(Collected data entries)

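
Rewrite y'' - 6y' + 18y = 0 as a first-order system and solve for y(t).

y(t) = C_1e^(3t)cos(3t) + C_2e^(3t)sin(3t)

Let x_1 = y, x_2 = y'. Then x_1' = x_2 and x_2' = -18x_1 + 6x_2.
A = [[0,1],[-18,6]]; det(A-λI) = λ^2 - 6λ + 18.
Eigenvalues λ = 3 ± 3i.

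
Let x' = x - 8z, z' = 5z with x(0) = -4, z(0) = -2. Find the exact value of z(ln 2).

-64

A = [[1,-8],[0,5]]; eigenvalues λ = 1, 5.
Eigenvectors: (1,0) for λ=1, (-2,1) for λ=5.
From the initial condition, c_1 = -8, c_2 = -2.
z(ln 2) = (-8)(2^1)(0) + (-2)(2^5)(1) = -64.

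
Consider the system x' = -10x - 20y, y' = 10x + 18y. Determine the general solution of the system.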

The problem> Restate the whole of the data exactly.

Answer to the problem>
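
Rewrite y'' - 6y' + 18y = 0 as a first-order system and solve for y(t).

y(t) = C_1e^(3t)cos(3t) + C_2e^(3t)sin(3t)

Let x_1 = y, x_2 = y'. Then x_1' = x_2 and x_2' = -18x_1 + 6x_2.
A = [[0,1],[-18,6]]; det(A-λI) = λ^2 - 6λ + 18.
Eigenvalues λ = 3 ± 3i.

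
Let x' = x - 8z, z' = 5z with x(0) = -4, z(0) = -2. Find the exact value of z(ln 2).

-64

A = [[1,-8],[0,5]]; eigenvalues λ = 1, 5.
Eigenvectors: (1,0) for λ=1, (-2,1) for λ=5.
From the initial condition, c_1 = -8, c_2 = -2.
z(ln 2) = (-8)(2^1)(0) + (-2)(2^5)(1) = -64.

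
Consider the system x' = -10x - 20y, y' = 10x + 18y. Determine the general solution of the system.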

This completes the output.